● **Problem to work on**
Select the lines of the records containing the word "cones" and list them.

● **Supplied records**
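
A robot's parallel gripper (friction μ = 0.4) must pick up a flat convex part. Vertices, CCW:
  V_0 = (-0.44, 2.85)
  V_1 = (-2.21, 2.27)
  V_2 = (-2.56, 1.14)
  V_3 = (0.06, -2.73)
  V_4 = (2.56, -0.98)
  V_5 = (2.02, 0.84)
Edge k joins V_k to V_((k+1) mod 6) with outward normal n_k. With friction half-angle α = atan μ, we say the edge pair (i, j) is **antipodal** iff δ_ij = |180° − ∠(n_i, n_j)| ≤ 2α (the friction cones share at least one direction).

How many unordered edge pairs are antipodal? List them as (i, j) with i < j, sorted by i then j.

count = 5; pairs: (0,3), (1,3), (1,4), (2,4), (2,5)

α = atan 0.4 = 21.80°;  2α = 43.60°
n_0 = (-0.3114, +0.9503)
n_1 = (-0.9552, +0.2959)
n_2 = (-0.8281, -0.5606)
n_3 = (+0.5735, -0.8192)
n_4 = (+0.9587, +0.2844)
n_5 = (+0.6327, +0.7744)
  (0,1): δ = 125.35°  ·
  (0,2): δ = 74.05°  ·
  (0,3): δ = 16.85°  ✓
  (0,4): δ = 88.38°  ·
  (0,5): δ = 122.61°  ·
  (1,2): δ = 128.69°  ·
  (1,3): δ = 37.80°  ✓
  (1,4): δ = 33.74°  ✓
  (1,5): δ = 67.96°  ·
  (2,3): δ = 89.11°  ·
  (2,4): δ = 17.57°  ✓
  (2,5): δ = 16.65°  ✓
  (3,4): δ = 108.47°  ·
  (3,5): δ = 74.24°  ·
  (4,5): δ = 145.78°  ·
antipodal pairs: 5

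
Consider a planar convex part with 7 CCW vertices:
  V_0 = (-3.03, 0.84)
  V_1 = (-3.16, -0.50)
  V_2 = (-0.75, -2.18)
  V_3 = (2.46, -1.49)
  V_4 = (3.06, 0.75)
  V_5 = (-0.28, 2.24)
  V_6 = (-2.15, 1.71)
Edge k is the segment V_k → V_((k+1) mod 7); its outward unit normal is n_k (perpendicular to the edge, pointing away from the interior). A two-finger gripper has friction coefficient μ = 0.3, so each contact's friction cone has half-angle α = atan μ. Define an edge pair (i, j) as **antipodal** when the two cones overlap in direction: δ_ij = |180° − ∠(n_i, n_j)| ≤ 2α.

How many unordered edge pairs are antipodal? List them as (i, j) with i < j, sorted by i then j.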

● **Answer**
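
Edge k joins V_k to V_((k+1) mod 6) with outward normal n_k. With friction half-angle α = atan μ, we say the edge pair (i, j) is **antipodal** iff δ_ij = |180° − ∠(n_i, n_j)| ≤ 2α (the friction cones share at least one direction).
Edge k is the segment V_k → V_((k+1) mod 7); its outward unit normal is n_k (perpendicular to the edge, pointing away from the interior). A two-finger gripper has friction coefficient μ = 0.3, so each contact's friction cone has half-angle α = atan μ. Define an edge pair (i, j) as **antipodal** when the two cones overlap in direction: δ_ij = |180° − ∠(n_i, n_j)| ≤ 2α.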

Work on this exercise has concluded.